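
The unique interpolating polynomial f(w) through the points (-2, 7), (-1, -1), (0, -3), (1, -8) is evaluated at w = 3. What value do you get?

Evaluate each Lagrange basis at w = 3:
L_0(3) = (4)·(3)·(2)/[(-1)·(-2)·(-3)] = -4
L_1(3) = (5)·(3)·(2)/[(1)·(-1)·(-2)] = 15
L_2(3) = (5)·(4)·(2)/[(2)·(1)·(-1)] = -20
L_3(3) = (5)·(4)·(3)/[(3)·(2)·(1)] = 10
Sum: 7·(-4) + (-1)·(15) + (-3)·(-20) + (-8)·(10) = -63

-63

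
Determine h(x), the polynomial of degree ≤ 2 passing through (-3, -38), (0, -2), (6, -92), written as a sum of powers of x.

h(x) = -3x^2 + 3x - 2

Build the Lagrange basis polynomials:
L_0(x) = x(x - 6) / [27] = (1/27)x^2 - (2/9)x
L_1(x) = (x + 3)(x - 6) / [-18] = -(1/18)x^2 + (1/6)x + 1
L_2(x) = (x + 3)x / [54] = (1/54)x^2 + (1/18)x
h(x) = (-38)·L_0 + (-2)·L_1 + (-92)·L_2
  (-38)·L_0(x) = -(38/27)x^2 + (76/9)x
  (-2)·L_1(x) = (1/9)x^2 - (1/3)x - 2
  (-92)·L_2(x) = -(46/27)x^2 - (46/9)x
Adding term by term: -3x^2 + 3x - 2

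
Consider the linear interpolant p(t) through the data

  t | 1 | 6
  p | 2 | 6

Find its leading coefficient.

Build the Lagrange basis polynomials:
L_0(t) = (t - 6) / [-5] = -(1/5)t + 6/5
L_1(t) = (t - 1) / [5] = (1/5)t - 1/5
p(t) = 2·L_0 + 6·L_1
Only the coefficient of t is needed; take it from each L_i and combine:
2·(-1/5) + 6·(1/5) = 4/5

4/5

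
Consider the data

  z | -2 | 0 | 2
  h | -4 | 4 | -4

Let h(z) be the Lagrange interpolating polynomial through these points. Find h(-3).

-14

Evaluate each Lagrange basis at z = -3:
L_0(-3) = (-3)·(-5)/[(-2)·(-4)] = 15/8
L_1(-3) = (-1)·(-5)/[(2)·(-2)] = -5/4
L_2(-3) = (-1)·(-3)/[(4)·(2)] = 3/8
Sum: (-4)·(15/8) + 4·(-5/4) + (-4)·(3/8) = -14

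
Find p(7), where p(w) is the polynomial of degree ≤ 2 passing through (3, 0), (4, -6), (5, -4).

L_0(7) = (3)·(2)/[(-1)·(-2)] = 3
L_1(7) = (4)·(2)/[(1)·(-1)] = -8
L_2(7) = (4)·(3)/[(2)·(1)] = 6
Sum: 0 + (-6)·(-8) + (-4)·(6) = 24

24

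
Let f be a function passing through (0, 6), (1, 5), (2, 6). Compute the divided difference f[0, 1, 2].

1

f[0,1] = (5 - 6) / (1 - 0) = -1
f[1,2] = (6 - 5) / (2 - 1) = 1
f[0,1,2] = (1 - (-1)) / (2 - 0) = 1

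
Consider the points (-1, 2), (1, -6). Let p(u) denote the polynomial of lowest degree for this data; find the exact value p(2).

L_0(2) = (1)/[(-2)] = -1/2
L_1(2) = (3)/[(2)] = 3/2
Sum: 2·(-1/2) + (-6)·(3/2) = -10

-10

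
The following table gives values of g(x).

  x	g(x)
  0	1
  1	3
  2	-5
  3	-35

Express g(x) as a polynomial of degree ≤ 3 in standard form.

g(x) = -2x^3 + x^2 + 3x + 1

Build the Lagrange basis polynomials:
L_0(x) = (x - 1)(x - 2)(x - 3) / [-6] = -(1/6)x^3 + x^2 - (11/6)x + 1
L_1(x) = x(x - 2)(x - 3) / [2] = (1/2)x^3 - (5/2)x^2 + 3x
L_2(x) = x(x - 1)(x - 3) / [-2] = -(1/2)x^3 + 2x^2 - (3/2)x
L_3(x) = x(x - 1)(x - 2) / [6] = (1/6)x^3 - (1/2)x^2 + (1/3)x
g(x) = 1·L_0 + 3·L_1 + (-5)·L_2 + (-35)·L_3
  1·L_0(x) = -(1/6)x^3 + x^2 - (11/6)x + 1
  3·L_1(x) = (3/2)x^3 - (15/2)x^2 + 9x
  (-5)·L_2(x) = (5/2)x^3 - 10x^2 + (15/2)x
  (-35)·L_3(x) = -(35/6)x^3 + (35/2)x^2 - (35/3)x
Adding term by term: -2x^3 + x^2 + 3x + 1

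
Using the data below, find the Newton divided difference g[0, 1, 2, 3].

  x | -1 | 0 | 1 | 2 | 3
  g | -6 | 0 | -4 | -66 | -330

g[0,1] = (-4 - 0) / (1 - 0) = -4
g[1,2] = (-66 - (-4)) / (2 - 1) = -62
g[2,3] = (-330 - (-66)) / (3 - 2) = -264
g[0,1,2] = (-62 - (-4)) / (2 - 0) = -29
g[1,2,3] = (-264 - (-62)) / (3 - 1) = -101
g[0,1,2,3] = (-101 - (-29)) / (3 - 0) = -24

-24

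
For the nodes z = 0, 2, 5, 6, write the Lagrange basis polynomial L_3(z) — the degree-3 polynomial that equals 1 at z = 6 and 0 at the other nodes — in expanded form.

L_3(z) = z(z - 2)(z - 5) / [(6)·(4)·(1)]
       = (z^3 - 7z^2 + 10z) / (24)

L_3(z) = (1/24)z^3 - (7/24)z^2 + (5/12)z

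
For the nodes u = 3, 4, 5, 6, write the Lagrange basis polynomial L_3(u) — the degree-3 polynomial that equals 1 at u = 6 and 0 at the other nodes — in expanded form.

L_3(u) = (1/6)u^3 - 2u^2 + (47/6)u - 10

L_3(u) = (u - 3)(u - 4)(u - 5) / [(3)·(2)·(1)]
       = (u^3 - 12u^2 + 47u - 60) / (6)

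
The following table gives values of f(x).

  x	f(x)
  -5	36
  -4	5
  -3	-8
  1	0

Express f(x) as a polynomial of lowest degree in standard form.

L_0(x) = (x + 4)(x + 3)(x - 1) / [-12] = -(1/12)x^3 - (1/2)x^2 - (5/12)x + 1
L_1(x) = (x + 5)(x + 3)(x - 1) / [5] = (1/5)x^3 + (7/5)x^2 + (7/5)x - 3
L_2(x) = (x + 5)(x + 4)(x - 1) / [-8] = -(1/8)x^3 - x^2 - (11/8)x + 5/2
L_3(x) = (x + 5)(x + 4)(x + 3) / [120] = (1/120)x^3 + (1/10)x^2 + (47/120)x + 1/2
f(x) = 36·L_0 + 5·L_1 + (-8)·L_2 + 0·L_3
  36·L_0(x) = -3x^3 - 18x^2 - 15x + 36
  5·L_1(x) = x^3 + 7x^2 + 7x - 15
  (-8)·L_2(x) = x^3 + 8x^2 + 11x - 20
  0·L_3(x) = 0
Adding term by term: -x^3 - 3x^2 + 3x + 1

f(x) = -x^3 - 3x^2 + 3x + 1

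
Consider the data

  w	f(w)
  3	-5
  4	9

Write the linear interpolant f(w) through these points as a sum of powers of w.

L_0(w) = (w - 4) / [-1] = -w + 4
L_1(w) = (w - 3) / [1] = w - 3
f(w) = (-5)·L_0 + 9·L_1
  (-5)·L_0(w) = 5w - 20
  9·L_1(w) = 9w - 27
Adding term by term: 14w - 47

f(w) = 14w - 47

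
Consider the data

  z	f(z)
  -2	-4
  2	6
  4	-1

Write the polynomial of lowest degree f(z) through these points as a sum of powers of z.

f(z) = -z^2 + (5/2)z + 5

Newton's divided differences:
f[-2,2] = (6 - (-4)) / (2 - (-2)) = 5/2
f[2,4] = (-1 - 6) / (4 - 2) = -7/2
f[-2,2,4] = (-7/2 - 5/2) / (4 - (-2)) = -1
f(z) = -4 + (5/2)·(z + 2) + (-1)·(z + 2)(z - 2)
Expanding: f(z) = -z^2 + (5/2)z + 5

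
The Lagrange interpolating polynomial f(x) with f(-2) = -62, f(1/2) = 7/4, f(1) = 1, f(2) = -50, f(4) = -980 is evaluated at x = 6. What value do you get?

-5094

Evaluate each Lagrange basis at x = 6:
L_0(6) = (11/2)·(5)·(4)·(2)/[(-5/2)·(-3)·(-4)·(-6)] = 11/9
L_1(6) = (8)·(5)·(4)·(2)/[(5/2)·(-1/2)·(-3/2)·(-7/2)] = -1024/21
L_2(6) = (8)·(11/2)·(4)·(2)/[(3)·(1/2)·(-1)·(-3)] = 704/9
L_3(6) = (8)·(11/2)·(5)·(2)/[(4)·(3/2)·(1)·(-2)] = -110/3
L_4(6) = (8)·(11/2)·(5)·(4)/[(6)·(7/2)·(3)·(2)] = 440/63
Sum: (-62)·(11/9) + 7/4·(-1024/21) + 1·(704/9) + (-50)·(-110/3) + (-980)·(440/63) = -5094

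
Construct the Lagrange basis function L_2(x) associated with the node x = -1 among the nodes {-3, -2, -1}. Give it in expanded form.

L_2(x) = (x + 3)(x + 2) / [(2)·(1)]
       = (x^2 + 5x + 6) / (2)

L_2(x) = (1/2)x^2 + (5/2)x + 3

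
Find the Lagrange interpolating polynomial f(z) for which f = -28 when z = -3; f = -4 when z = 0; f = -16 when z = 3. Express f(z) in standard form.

Build the Lagrange basis polynomials:
L_0(z) = z(z - 3) / [18] = (1/18)z^2 - (1/6)z
L_1(z) = (z + 3)(z - 3) / [-9] = -(1/9)z^2 + 1
L_2(z) = (z + 3)z / [18] = (1/18)z^2 + (1/6)z
f(z) = (-28)·L_0 + (-4)·L_1 + (-16)·L_2
  (-28)·L_0(z) = -(14/9)z^2 + (14/3)z
  (-4)·L_1(z) = (4/9)z^2 - 4
  (-16)·L_2(z) = -(8/9)z^2 - (8/3)z
Adding term by term: -2z^2 + 2z - 4

f(z) = -2z^2 + 2z - 4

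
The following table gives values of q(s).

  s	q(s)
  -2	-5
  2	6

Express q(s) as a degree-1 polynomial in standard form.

Build the Lagrange basis polynomials:
L_0(s) = (s - 2) / [-4] = -(1/4)s + 1/2
L_1(s) = (s + 2) / [4] = (1/4)s + 1/2
q(s) = (-5)·L_0 + 6·L_1
  (-5)·L_0(s) = (5/4)s - 5/2
  6·L_1(s) = (3/2)s + 3
Adding term by term: (11/4)s + 1/2

q(s) = (11/4)s + 1/2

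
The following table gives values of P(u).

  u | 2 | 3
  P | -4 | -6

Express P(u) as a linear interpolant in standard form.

L_0(u) = (u - 3) / [-1] = -u + 3
L_1(u) = (u - 2) / [1] = u - 2
P(u) = (-4)·L_0 + (-6)·L_1
  (-4)·L_0(u) = 4u - 12
  (-6)·L_1(u) = -6u + 12
Adding term by term: -2u

P(u) = -2u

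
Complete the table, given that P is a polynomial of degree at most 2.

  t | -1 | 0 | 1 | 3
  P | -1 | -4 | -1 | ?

The 3 known values determine P uniquely (degree ≤ 2).
Evaluate each Lagrange basis at t = 3:
L_0(3) = (3)·(2)/[(-1)·(-2)] = 3
L_1(3) = (4)·(2)/[(1)·(-1)] = -8
L_2(3) = (4)·(3)/[(2)·(1)] = 6
Sum: (-1)·(3) + (-4)·(-8) + (-1)·(6) = 23

23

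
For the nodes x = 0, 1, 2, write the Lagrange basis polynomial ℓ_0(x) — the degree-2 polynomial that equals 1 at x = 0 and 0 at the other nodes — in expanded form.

ℓ_0(x) = (x - 1)(x - 2) / [(-1)·(-2)]
       = (x^2 - 3x + 2) / (2)

ℓ_0(x) = (1/2)x^2 - (3/2)x + 1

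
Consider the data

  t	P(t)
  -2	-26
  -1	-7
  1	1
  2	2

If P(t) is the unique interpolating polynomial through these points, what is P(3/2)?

9/8

Using Newton's divided-difference form:
P[-2,-1] = (-7 - (-26)) / (-1 - (-2)) = 19
P[-1,1] = (1 - (-7)) / (1 - (-1)) = 4
P[1,2] = (2 - 1) / (2 - 1) = 1
P[-2,-1,1] = (4 - 19) / (1 - (-2)) = -5
P[-1,1,2] = (1 - 4) / (2 - (-1)) = -1
P[-2,-1,1,2] = (-1 - (-5)) / (2 - (-2)) = 1
P(3/2) = -26 + 19·(7/2) + (-5)·(7/2)·(5/2) + 1·(7/2)·(5/2)·(1/2) = 9/8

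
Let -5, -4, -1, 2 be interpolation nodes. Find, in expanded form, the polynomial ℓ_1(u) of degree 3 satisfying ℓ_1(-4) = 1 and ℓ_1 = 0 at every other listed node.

ℓ_1(u) = (u + 5)(u + 1)(u - 2) / [(1)·(-3)·(-6)]
       = (u^3 + 4u^2 - 7u - 10) / (18)

ℓ_1(u) = (1/18)u^3 + (2/9)u^2 - (7/18)u - 5/9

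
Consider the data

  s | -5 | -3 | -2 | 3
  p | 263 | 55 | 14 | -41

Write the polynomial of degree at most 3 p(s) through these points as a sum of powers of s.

L_0(s) = (s + 3)(s + 2)(s - 3) / [-48] = -(1/48)s^3 - (1/24)s^2 + (3/16)s + 3/8
L_1(s) = (s + 5)(s + 2)(s - 3) / [12] = (1/12)s^3 + (1/3)s^2 - (11/12)s - 5/2
L_2(s) = (s + 5)(s + 3)(s - 3) / [-15] = -(1/15)s^3 - (1/3)s^2 + (3/5)s + 3
L_3(s) = (s + 5)(s + 3)(s + 2) / [240] = (1/240)s^3 + (1/24)s^2 + (31/240)s + 1/8
p(s) = 263·L_0 + 55·L_1 + 14·L_2 + (-41)·L_3
  263·L_0(s) = -(263/48)s^3 - (263/24)s^2 + (789/16)s + 789/8
  55·L_1(s) = (55/12)s^3 + (55/3)s^2 - (605/12)s - 275/2
  14·L_2(s) = -(14/15)s^3 - (14/3)s^2 + (42/5)s + 42
  (-41)·L_3(s) = -(41/240)s^3 - (41/24)s^2 - (1271/240)s - 41/8
Adding term by term: -2s^3 + s^2 + 2s - 2

p(s) = -2s^3 + s^2 + 2s - 2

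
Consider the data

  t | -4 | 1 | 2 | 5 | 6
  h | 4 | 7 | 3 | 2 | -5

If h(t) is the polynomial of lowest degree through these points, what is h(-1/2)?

2543/144

L_0(-1/2) = (-3/2)·(-5/2)·(-11/2)·(-13/2)/[(-5)·(-6)·(-9)·(-10)] = 143/2880
L_1(-1/2) = (7/2)·(-5/2)·(-11/2)·(-13/2)/[(5)·(-1)·(-4)·(-5)] = 1001/320
L_2(-1/2) = (7/2)·(-3/2)·(-11/2)·(-13/2)/[(6)·(1)·(-3)·(-4)] = -1001/384
L_3(-1/2) = (7/2)·(-3/2)·(-5/2)·(-13/2)/[(9)·(4)·(3)·(-1)] = 455/576
L_4(-1/2) = (7/2)·(-3/2)·(-5/2)·(-11/2)/[(10)·(5)·(4)·(1)] = -231/640
Sum: 4·(143/2880) + 7·(1001/320) + 3·(-1001/384) + 2·(455/576) + (-5)·(-231/640) = 2543/144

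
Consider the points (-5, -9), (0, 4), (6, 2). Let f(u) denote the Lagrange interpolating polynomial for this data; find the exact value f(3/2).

Evaluate each Lagrange basis at u = 3/2:
L_0(3/2) = (3/2)·(-9/2)/[(-5)·(-11)] = -27/220
L_1(3/2) = (13/2)·(-9/2)/[(5)·(-6)] = 39/40
L_2(3/2) = (13/2)·(3/2)/[(11)·(6)] = 13/88
Sum: (-9)·(-27/220) + 4·(39/40) + 2·(13/88) = 53/10

53/10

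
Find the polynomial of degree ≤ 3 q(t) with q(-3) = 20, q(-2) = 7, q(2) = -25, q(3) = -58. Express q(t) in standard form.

Build the Lagrange basis polynomials:
L_0(t) = (t + 2)(t - 2)(t - 3) / [-30] = -(1/30)t^3 + (1/10)t^2 + (2/15)t - 2/5
L_1(t) = (t + 3)(t - 2)(t - 3) / [20] = (1/20)t^3 - (1/10)t^2 - (9/20)t + 9/10
L_2(t) = (t + 3)(t + 2)(t - 3) / [-20] = -(1/20)t^3 - (1/10)t^2 + (9/20)t + 9/10
L_3(t) = (t + 3)(t + 2)(t - 2) / [30] = (1/30)t^3 + (1/10)t^2 - (2/15)t - 2/5
q(t) = 20·L_0 + 7·L_1 + (-25)·L_2 + (-58)·L_3
  20·L_0(t) = -(2/3)t^3 + 2t^2 + (8/3)t - 8
  7·L_1(t) = (7/20)t^3 - (7/10)t^2 - (63/20)t + 63/10
  (-25)·L_2(t) = (5/4)t^3 + (5/2)t^2 - (45/4)t - 45/2
  (-58)·L_3(t) = -(29/15)t^3 - (29/5)t^2 + (116/15)t + 116/5
Adding term by term: -t^3 - 2t^2 - 4t - 1

q(t) = -t^3 - 2t^2 - 4t - 1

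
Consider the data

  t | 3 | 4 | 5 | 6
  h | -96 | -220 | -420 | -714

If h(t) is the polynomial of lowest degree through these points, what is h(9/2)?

-2475/8

L_0(9/2) = (1/2)·(-1/2)·(-3/2)/[(-1)·(-2)·(-3)] = -1/16
L_1(9/2) = (3/2)·(-1/2)·(-3/2)/[(1)·(-1)·(-2)] = 9/16
L_2(9/2) = (3/2)·(1/2)·(-3/2)/[(2)·(1)·(-1)] = 9/16
L_3(9/2) = (3/2)·(1/2)·(-1/2)/[(3)·(2)·(1)] = -1/16
Sum: (-96)·(-1/16) + (-220)·(9/16) + (-420)·(9/16) + (-714)·(-1/16) = -2475/8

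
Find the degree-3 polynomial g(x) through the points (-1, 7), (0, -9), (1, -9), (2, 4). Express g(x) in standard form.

Build the Lagrange basis polynomials:
L_0(x) = x(x - 1)(x - 2) / [-6] = -(1/6)x^3 + (1/2)x^2 - (1/3)x
L_1(x) = (x + 1)(x - 1)(x - 2) / [2] = (1/2)x^3 - x^2 - (1/2)x + 1
L_2(x) = (x + 1)x(x - 2) / [-2] = -(1/2)x^3 + (1/2)x^2 + x
L_3(x) = (x + 1)x(x - 1) / [6] = (1/6)x^3 - (1/6)x
g(x) = 7·L_0 + (-9)·L_1 + (-9)·L_2 + 4·L_3
  7·L_0(x) = -(7/6)x^3 + (7/2)x^2 - (7/3)x
  (-9)·L_1(x) = -(9/2)x^3 + 9x^2 + (9/2)x - 9
  (-9)·L_2(x) = (9/2)x^3 - (9/2)x^2 - 9x
  4·L_3(x) = (2/3)x^3 - (2/3)x
Adding term by term: -(1/2)x^3 + 8x^2 - (15/2)x - 9

g(x) = -(1/2)x^3 + 8x^2 - (15/2)x - 9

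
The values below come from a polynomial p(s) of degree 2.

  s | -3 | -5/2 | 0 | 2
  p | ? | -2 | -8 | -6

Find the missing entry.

1/3

The 3 known values determine p uniquely (degree ≤ 2).
L_0(-3) = (-3)·(-5)/[(-5/2)·(-9/2)] = 4/3
L_1(-3) = (-1/2)·(-5)/[(5/2)·(-2)] = -1/2
L_2(-3) = (-1/2)·(-3)/[(9/2)·(2)] = 1/6
Sum: (-2)·(4/3) + (-8)·(-1/2) + (-6)·(1/6) = 1/3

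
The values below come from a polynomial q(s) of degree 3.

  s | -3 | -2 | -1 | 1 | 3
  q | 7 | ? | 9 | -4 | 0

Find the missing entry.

95/8

The 4 known values determine q uniquely (degree ≤ 3).
L_0(-2) = (-1)·(-3)·(-5)/[(-2)·(-4)·(-6)] = 5/16
L_1(-2) = (1)·(-3)·(-5)/[(2)·(-2)·(-4)] = 15/16
L_2(-2) = (1)·(-1)·(-5)/[(4)·(2)·(-2)] = -5/16
L_3(-2) = (1)·(-1)·(-3)/[(6)·(4)·(2)] = 1/16
Sum: 7·(5/16) + 9·(15/16) + (-4)·(-5/16) + 0 = 95/8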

_ _ _ _ _ _ _

## [What is being asked]
Among the lines of the listing above, count those that include the string "gives" and give that total alone.

## [Output for this task]
4